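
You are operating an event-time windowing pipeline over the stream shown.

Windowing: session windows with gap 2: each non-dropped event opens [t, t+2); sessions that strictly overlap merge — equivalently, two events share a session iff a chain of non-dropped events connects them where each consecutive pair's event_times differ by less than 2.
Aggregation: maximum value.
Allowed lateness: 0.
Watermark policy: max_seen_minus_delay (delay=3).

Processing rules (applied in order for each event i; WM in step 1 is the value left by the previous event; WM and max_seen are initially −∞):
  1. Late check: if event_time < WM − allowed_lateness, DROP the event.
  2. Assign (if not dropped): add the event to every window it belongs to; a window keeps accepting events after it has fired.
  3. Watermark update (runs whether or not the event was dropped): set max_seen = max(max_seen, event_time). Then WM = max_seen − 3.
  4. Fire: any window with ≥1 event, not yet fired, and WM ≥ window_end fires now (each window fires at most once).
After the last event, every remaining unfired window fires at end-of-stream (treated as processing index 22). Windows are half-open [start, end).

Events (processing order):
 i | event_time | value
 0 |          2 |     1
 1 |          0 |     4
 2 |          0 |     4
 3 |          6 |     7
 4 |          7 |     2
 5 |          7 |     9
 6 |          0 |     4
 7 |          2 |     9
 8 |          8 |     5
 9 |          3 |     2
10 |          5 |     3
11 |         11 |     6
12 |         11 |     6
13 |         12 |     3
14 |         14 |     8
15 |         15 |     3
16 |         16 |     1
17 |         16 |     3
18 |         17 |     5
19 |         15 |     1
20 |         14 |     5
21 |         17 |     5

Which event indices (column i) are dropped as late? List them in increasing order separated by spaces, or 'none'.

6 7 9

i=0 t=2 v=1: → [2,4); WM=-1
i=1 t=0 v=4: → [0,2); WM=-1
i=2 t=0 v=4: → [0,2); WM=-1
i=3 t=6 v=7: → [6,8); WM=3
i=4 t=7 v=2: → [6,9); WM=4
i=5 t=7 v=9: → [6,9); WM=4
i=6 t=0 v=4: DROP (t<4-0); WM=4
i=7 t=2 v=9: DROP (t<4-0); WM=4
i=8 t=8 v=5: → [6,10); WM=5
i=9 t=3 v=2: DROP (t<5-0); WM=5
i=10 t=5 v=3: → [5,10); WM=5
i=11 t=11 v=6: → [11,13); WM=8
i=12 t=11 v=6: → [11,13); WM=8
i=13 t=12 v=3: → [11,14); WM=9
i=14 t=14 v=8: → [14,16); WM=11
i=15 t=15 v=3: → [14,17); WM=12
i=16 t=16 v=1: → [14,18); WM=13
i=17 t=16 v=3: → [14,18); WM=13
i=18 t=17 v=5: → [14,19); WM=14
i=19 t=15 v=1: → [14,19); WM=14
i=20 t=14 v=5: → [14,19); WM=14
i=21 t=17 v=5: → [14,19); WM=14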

-- Work task --
Go through the entries and restate each one exactly.

-- Written response --
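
You are operating an event-time windowing pipeline over the stream shown.

Windowing: session windows with gap 2: each non-dropped event opens [t, t+2); sessions that strictly overlap merge — equivalently, two events share a session iff a chain of non-dropped events connects them where each consecutive pair's event_times differ by less than 2.
Aggregation: maximum value.
Allowed lateness: 0.
Watermark policy: max_seen_minus_delay (delay=3).

Processing rules (applied in order for each event i; WM in step 1 is the value left by the previous event; WM and max_seen are initially −∞):
  1. Late check: if event_time < WM − allowed_lateness, DROP the event.
  2. Assign (if not dropped): add the event to every window it belongs to; a window keeps accepting events after it has fired.
  3. Watermark update (runs whether or not the event was dropped): set max_seen = max(max_seen, event_time). Then WM = max_seen − 3.
  4. Fire: any window with ≥1 event, not yet fired, and WM ≥ window_end fires now (each window fires at most once).
After the last event, every remaining unfired window fires at end-of-stream (treated as processing index 22). Windows are half-open [start, end).

Events (processing order):
 i | event_time | value
 0 |          2 |     1
 1 |          0 |     4
 2 |          0 |     4
 3 |          6 |     7
 4 |          7 |     2
 5 |          7 |     9
 6 |          0 |     4
 7 |          2 |     9
 8 |          8 |     5
 9 |          3 |     2
10 |          5 |     3
11 |         11 |     6
12 |         11 |     6
13 |         12 |     3
14 |         14 |     8
15 |         15 |     3
16 |         16 |     1
17 |         16 |     3
18 |         17 |     5
19 |         15 |     1
20 |         14 |     5
21 |         17 |     5

Which event indices (column i) are dropped as late? List them in increasing order separated by spaces, or 'none'.

6 7 9

i=0 t=2 v=1: → [2,4); WM=-1
i=1 t=0 v=4: → [0,2); WM=-1
i=2 t=0 v=4: → [0,2); WM=-1
i=3 t=6 v=7: → [6,8); WM=3
i=4 t=7 v=2: → [6,9); WM=4
i=5 t=7 v=9: → [6,9); WM=4
i=6 t=0 v=4: DROP (t<4-0); WM=4
i=7 t=2 v=9: DROP (t<4-0); WM=4
i=8 t=8 v=5: → [6,10); WM=5
i=9 t=3 v=2: DROP (t<5-0); WM=5
i=10 t=5 v=3: → [5,10); WM=5
i=11 t=11 v=6: → [11,13); WM=8
i=12 t=11 v=6: → [11,13); WM=8
i=13 t=12 v=3: → [11,14); WM=9
i=14 t=14 v=8: → [14,16); WM=11
i=15 t=15 v=3: → [14,17); WM=12
i=16 t=16 v=1: → [14,18); WM=13
i=17 t=16 v=3: → [14,18); WM=13
i=18 t=17 v=5: → [14,19); WM=14
i=19 t=15 v=1: → [14,19); WM=14
i=20 t=14 v=5: → [14,19); WM=14
i=21 t=17 v=5: → [14,19); WM=14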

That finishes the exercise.